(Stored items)

====

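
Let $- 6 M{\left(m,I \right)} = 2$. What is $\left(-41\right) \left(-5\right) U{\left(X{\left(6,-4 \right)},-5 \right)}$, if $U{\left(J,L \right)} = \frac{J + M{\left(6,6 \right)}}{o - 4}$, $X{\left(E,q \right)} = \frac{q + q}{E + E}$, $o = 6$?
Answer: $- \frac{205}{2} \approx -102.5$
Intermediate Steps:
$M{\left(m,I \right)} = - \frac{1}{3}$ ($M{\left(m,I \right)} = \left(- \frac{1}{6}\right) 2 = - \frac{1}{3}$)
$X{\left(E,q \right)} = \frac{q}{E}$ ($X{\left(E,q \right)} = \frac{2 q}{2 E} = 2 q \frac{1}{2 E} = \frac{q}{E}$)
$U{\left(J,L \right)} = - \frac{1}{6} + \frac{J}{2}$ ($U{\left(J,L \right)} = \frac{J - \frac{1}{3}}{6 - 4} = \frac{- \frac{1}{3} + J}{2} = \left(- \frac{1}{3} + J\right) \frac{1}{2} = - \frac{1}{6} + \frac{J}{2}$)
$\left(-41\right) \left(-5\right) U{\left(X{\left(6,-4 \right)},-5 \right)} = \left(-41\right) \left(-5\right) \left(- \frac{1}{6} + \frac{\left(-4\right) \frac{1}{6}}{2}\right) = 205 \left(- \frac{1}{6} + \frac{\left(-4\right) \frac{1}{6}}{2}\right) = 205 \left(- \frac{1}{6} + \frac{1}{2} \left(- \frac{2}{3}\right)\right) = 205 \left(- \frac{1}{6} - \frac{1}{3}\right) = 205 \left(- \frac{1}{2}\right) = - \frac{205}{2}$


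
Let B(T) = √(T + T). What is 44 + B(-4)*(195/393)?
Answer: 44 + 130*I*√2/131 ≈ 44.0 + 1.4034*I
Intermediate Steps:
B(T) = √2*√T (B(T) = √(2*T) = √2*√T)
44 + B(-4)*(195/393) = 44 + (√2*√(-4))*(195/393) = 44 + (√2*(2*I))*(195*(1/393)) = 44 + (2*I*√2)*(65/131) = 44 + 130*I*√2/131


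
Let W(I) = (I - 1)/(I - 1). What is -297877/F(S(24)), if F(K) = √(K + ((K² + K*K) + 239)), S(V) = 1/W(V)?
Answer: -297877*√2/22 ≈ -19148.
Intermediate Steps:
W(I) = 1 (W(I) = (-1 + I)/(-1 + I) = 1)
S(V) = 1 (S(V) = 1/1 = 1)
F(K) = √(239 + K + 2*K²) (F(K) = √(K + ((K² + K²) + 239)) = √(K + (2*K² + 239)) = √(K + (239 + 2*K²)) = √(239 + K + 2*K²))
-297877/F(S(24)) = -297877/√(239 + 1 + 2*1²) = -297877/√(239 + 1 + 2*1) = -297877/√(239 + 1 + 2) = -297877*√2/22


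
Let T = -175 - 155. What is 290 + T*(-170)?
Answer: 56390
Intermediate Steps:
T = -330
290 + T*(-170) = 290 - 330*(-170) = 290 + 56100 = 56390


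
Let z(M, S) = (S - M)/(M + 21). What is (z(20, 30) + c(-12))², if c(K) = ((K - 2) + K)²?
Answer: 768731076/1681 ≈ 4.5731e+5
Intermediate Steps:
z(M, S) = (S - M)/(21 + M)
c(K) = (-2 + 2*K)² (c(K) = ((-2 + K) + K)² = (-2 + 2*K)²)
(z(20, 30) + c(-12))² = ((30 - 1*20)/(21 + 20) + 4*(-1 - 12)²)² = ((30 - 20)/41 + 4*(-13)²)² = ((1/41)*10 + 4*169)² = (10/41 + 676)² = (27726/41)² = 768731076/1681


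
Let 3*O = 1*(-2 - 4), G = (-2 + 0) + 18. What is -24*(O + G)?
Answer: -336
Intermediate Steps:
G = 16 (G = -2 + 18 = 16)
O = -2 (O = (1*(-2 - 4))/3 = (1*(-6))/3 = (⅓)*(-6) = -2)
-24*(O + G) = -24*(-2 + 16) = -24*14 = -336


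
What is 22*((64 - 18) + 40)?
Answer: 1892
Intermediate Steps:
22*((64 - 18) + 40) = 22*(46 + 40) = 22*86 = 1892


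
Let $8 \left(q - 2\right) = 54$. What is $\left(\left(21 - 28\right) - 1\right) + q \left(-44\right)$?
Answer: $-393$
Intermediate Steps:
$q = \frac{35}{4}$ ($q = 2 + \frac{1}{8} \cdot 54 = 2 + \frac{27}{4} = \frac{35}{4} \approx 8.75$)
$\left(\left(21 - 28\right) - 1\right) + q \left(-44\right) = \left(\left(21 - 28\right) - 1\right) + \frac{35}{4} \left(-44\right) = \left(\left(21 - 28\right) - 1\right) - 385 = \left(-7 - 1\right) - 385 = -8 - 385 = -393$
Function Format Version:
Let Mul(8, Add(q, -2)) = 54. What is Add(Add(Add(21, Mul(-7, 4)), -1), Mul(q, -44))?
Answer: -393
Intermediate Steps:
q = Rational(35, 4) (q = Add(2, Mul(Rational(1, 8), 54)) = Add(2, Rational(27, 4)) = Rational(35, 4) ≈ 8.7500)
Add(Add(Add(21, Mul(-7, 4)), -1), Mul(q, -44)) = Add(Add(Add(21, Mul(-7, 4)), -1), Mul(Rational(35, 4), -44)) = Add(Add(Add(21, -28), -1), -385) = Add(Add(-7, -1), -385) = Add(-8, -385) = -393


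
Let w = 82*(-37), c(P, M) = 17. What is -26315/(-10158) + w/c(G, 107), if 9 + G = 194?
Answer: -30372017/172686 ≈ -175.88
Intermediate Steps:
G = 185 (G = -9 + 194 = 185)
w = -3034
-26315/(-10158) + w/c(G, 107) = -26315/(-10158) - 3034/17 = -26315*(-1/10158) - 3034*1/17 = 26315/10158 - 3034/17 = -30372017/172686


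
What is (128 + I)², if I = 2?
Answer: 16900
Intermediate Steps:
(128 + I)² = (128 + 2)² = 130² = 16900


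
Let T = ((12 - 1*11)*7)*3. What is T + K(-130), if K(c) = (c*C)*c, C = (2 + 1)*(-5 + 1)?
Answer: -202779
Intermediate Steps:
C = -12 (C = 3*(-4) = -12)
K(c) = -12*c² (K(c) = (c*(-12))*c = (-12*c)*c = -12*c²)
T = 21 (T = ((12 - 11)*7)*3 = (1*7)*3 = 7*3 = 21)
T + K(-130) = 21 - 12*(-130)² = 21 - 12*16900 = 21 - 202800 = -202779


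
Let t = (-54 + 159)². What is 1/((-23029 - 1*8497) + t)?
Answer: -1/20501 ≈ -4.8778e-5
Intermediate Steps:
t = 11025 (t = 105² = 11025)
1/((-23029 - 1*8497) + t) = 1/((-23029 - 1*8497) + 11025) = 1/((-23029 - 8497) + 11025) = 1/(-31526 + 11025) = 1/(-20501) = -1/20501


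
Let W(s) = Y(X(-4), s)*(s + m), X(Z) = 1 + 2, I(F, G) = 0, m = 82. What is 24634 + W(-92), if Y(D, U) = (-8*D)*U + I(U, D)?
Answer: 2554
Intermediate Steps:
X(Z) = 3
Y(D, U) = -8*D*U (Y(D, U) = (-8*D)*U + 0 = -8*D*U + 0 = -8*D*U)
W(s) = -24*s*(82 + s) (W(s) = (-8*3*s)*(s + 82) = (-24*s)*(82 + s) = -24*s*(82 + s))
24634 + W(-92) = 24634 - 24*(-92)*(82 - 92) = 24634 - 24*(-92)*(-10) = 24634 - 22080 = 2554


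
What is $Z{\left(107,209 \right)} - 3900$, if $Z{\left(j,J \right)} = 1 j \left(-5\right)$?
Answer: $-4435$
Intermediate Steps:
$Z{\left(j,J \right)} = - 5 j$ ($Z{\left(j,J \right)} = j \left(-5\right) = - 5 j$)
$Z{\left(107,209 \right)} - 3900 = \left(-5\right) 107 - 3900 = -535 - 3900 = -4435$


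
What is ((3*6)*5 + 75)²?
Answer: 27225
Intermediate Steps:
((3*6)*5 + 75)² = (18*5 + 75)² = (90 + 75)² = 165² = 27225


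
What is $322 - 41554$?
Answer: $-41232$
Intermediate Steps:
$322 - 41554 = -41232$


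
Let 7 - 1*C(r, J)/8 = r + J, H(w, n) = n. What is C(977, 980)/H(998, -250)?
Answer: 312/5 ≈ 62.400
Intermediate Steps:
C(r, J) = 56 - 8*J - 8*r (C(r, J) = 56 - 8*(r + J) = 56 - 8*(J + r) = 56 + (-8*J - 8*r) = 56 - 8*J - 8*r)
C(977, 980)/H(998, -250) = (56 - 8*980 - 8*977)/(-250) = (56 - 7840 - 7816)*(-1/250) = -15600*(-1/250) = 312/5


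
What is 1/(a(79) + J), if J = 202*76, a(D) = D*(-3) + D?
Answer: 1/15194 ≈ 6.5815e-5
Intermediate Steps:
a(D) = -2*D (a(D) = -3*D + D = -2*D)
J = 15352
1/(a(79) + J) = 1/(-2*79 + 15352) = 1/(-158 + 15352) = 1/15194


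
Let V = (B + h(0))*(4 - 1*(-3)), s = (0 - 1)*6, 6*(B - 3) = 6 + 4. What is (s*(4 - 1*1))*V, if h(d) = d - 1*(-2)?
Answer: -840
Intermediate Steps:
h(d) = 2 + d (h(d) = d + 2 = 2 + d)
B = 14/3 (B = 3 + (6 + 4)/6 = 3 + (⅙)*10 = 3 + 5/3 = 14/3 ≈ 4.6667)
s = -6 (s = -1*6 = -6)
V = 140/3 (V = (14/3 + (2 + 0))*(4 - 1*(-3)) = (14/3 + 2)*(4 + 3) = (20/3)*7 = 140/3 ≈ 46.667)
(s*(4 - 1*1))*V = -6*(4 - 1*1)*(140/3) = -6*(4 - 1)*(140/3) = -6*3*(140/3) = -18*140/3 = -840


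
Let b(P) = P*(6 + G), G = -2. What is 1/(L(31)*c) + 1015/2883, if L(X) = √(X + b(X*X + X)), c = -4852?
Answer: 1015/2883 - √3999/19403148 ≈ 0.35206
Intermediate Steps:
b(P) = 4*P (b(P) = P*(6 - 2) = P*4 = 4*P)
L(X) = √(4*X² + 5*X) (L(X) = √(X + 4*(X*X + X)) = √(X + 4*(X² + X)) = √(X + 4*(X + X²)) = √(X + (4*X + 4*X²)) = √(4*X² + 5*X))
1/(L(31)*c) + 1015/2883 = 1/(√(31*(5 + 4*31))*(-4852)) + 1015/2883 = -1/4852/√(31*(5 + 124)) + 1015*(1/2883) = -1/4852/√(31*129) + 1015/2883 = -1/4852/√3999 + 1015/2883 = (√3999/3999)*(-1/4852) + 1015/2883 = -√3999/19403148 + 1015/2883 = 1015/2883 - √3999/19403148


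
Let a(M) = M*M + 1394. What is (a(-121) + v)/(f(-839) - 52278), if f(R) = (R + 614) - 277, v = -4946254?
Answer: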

====

• [Your goal] When you reach the line with "Let t = (-54" in the records above, start writing out lines exactly, and stop once the line with "1 j \left(-5\right)$?" has been written; include nothing else.

• [Answer to the problem]
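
Let t = (-54 + 159)². What is 1/((-23029 - 1*8497) + t)?
Answer: -1/20501 ≈ -4.8778e-5
Intermediate Steps:
t = 11025 (t = 105² = 11025)
1/((-23029 - 1*8497) + t) = 1/((-23029 - 1*8497) + 11025) = 1/((-23029 - 8497) + 11025) = 1/(-31526 + 11025) = 1/(-20501) = -1/20501


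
Let W(s) = Y(X(-4), s)*(s + m), X(Z) = 1 + 2, I(F, G) = 0, m = 82. What is 24634 + W(-92), if Y(D, U) = (-8*D)*U + I(U, D)?
Answer: 2554
Intermediate Steps:
X(Z) = 3
Y(D, U) = -8*D*U (Y(D, U) = (-8*D)*U + 0 = -8*D*U + 0 = -8*D*U)
W(s) = -24*s*(82 + s) (W(s) = (-8*3*s)*(s + 82) = (-24*s)*(82 + s) = -24*s*(82 + s))
24634 + W(-92) = 24634 - 24*(-92)*(82 - 92) = 24634 - 24*(-92)*(-10) = 24634 - 22080 = 2554


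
What is $Z{\left(107,209 \right)} - 3900$, if $Z{\left(j,J \right)} = 1 j \left(-5\right)$?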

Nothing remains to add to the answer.